**Work instructions:** Please find the lines in the following records that hold "culprit", and copy them.
Records to process Block Start
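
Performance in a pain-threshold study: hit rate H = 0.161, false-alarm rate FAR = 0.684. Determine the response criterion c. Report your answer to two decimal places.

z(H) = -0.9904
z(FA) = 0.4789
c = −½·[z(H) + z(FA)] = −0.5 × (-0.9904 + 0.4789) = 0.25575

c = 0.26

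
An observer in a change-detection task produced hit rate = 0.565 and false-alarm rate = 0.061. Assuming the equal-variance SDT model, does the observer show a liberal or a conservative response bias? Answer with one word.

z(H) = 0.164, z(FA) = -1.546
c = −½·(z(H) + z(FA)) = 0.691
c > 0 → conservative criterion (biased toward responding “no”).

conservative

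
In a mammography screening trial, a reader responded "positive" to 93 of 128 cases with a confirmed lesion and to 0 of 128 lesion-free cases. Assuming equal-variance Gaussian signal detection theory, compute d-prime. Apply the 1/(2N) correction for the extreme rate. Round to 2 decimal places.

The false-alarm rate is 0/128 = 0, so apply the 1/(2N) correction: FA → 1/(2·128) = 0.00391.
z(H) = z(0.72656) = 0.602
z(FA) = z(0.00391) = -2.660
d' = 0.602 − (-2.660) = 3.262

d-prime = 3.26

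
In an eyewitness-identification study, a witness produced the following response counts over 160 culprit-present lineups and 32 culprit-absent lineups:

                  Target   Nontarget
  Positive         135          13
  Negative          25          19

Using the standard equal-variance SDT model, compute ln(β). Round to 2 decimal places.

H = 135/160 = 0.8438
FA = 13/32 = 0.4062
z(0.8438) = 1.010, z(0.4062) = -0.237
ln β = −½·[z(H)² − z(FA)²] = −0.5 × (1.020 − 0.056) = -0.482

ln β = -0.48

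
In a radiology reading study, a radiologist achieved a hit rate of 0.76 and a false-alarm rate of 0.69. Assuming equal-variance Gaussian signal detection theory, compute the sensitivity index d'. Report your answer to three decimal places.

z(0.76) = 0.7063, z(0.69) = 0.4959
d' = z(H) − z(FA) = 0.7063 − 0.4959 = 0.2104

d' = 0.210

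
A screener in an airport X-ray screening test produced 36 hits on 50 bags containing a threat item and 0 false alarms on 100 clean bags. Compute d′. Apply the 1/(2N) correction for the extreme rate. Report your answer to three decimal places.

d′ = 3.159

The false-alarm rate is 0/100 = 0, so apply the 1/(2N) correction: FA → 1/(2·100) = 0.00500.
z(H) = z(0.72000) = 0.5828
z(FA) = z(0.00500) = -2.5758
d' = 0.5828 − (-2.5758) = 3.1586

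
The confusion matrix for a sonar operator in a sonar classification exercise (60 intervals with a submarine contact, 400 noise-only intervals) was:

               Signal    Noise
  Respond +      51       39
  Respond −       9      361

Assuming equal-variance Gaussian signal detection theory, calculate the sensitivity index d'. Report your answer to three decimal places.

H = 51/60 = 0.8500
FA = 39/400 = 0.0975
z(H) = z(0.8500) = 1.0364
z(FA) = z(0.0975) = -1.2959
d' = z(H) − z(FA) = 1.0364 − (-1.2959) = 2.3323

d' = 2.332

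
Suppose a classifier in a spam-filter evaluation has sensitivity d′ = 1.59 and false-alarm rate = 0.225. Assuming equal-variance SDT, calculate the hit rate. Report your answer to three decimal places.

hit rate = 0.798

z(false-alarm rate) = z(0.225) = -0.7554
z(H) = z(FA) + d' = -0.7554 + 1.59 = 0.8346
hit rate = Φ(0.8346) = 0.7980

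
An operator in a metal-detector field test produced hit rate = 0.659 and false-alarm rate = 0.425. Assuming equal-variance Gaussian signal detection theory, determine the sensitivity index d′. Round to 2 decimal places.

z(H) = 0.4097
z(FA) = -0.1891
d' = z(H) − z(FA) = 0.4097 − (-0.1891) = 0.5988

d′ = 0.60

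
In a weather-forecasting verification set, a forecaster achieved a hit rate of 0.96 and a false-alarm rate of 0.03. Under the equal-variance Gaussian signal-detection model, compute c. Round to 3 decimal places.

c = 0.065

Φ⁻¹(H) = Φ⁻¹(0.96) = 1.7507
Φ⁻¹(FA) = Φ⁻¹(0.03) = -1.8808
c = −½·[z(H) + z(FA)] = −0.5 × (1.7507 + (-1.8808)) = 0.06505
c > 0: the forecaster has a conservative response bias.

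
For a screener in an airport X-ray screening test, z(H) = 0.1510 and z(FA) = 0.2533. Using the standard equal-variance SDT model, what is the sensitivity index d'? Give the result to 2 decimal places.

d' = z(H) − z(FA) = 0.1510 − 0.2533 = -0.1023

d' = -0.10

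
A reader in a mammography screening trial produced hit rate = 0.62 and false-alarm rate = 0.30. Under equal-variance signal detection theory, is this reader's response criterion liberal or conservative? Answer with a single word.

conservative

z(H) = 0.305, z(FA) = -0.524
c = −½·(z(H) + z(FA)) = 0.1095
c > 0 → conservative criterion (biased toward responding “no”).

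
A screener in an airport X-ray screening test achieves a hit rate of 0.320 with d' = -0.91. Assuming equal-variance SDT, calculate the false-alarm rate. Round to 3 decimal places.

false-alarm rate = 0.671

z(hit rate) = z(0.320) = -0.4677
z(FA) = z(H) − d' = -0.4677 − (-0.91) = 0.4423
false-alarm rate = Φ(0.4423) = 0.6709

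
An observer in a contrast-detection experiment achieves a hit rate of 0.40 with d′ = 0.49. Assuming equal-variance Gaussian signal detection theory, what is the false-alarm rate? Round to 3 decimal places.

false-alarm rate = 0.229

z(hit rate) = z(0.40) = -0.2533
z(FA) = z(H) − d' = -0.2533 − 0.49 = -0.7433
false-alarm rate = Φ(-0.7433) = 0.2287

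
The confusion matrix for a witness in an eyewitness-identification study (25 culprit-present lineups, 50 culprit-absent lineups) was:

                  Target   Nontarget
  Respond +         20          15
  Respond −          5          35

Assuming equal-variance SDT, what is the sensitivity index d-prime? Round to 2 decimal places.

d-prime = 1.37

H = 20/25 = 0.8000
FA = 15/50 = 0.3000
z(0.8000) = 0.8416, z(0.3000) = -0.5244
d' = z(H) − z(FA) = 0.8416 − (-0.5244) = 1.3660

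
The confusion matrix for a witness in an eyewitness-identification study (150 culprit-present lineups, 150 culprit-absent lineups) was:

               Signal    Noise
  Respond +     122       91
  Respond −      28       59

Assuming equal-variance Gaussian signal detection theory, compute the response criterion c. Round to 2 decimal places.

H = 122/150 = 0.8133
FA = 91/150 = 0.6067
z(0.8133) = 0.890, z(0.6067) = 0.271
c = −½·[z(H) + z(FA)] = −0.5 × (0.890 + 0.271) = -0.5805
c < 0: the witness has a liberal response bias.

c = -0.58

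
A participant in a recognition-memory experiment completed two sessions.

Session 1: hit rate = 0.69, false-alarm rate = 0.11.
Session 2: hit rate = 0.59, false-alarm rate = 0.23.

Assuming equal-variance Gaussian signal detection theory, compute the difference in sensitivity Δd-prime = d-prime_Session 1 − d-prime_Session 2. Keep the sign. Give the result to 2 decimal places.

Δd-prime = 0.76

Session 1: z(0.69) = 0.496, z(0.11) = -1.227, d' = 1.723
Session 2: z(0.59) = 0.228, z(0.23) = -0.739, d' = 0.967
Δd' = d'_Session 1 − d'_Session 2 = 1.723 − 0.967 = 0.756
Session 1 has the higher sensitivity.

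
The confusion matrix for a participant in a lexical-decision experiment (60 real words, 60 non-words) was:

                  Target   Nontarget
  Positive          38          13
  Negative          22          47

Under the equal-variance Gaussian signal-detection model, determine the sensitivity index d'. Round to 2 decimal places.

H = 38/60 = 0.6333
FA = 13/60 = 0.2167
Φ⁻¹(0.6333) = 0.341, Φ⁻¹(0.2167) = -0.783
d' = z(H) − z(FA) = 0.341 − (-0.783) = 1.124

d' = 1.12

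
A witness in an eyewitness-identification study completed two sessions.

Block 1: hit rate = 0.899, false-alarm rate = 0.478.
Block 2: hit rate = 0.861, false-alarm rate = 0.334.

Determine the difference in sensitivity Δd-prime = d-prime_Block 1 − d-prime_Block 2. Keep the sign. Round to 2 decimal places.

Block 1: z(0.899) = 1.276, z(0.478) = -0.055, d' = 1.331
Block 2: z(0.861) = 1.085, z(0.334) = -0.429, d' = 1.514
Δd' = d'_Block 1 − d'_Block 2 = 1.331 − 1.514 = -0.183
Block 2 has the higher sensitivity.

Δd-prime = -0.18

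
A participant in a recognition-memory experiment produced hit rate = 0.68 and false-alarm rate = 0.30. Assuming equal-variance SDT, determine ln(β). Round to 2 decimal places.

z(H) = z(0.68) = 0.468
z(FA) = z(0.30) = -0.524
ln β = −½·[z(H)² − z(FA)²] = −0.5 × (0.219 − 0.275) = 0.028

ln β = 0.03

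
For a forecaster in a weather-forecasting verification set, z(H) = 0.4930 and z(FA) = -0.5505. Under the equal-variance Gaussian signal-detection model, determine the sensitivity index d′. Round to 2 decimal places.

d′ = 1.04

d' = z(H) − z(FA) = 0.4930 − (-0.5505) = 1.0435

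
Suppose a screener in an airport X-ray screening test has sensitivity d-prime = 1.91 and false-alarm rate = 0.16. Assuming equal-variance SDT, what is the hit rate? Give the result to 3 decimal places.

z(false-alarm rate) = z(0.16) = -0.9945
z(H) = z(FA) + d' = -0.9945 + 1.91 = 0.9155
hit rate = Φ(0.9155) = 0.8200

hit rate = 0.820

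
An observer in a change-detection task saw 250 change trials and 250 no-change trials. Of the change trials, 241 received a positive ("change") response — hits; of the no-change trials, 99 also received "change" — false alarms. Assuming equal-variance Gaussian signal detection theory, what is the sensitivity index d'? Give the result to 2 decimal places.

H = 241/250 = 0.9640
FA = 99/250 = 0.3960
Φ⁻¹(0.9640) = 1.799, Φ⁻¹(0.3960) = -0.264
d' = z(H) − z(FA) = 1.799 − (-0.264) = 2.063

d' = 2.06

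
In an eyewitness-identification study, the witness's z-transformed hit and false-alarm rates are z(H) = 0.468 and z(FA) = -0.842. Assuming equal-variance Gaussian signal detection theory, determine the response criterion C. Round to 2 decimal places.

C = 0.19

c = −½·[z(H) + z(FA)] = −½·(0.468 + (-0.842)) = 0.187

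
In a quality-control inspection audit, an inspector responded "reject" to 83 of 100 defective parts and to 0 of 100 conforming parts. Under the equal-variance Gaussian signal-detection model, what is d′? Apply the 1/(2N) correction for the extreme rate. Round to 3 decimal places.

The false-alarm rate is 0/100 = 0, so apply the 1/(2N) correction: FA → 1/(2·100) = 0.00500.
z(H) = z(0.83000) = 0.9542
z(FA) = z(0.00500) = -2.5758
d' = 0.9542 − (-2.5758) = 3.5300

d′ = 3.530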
Records to process Block End
**Response to the exercise:**
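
In an eyewitness-identification study, a witness produced the following response counts over 160 culprit-present lineups and 32 culprit-absent lineups:
The confusion matrix for a witness in an eyewitness-identification study (25 culprit-present lineups, 50 culprit-absent lineups) was:
The confusion matrix for a witness in an eyewitness-identification study (150 culprit-present lineups, 150 culprit-absent lineups) was: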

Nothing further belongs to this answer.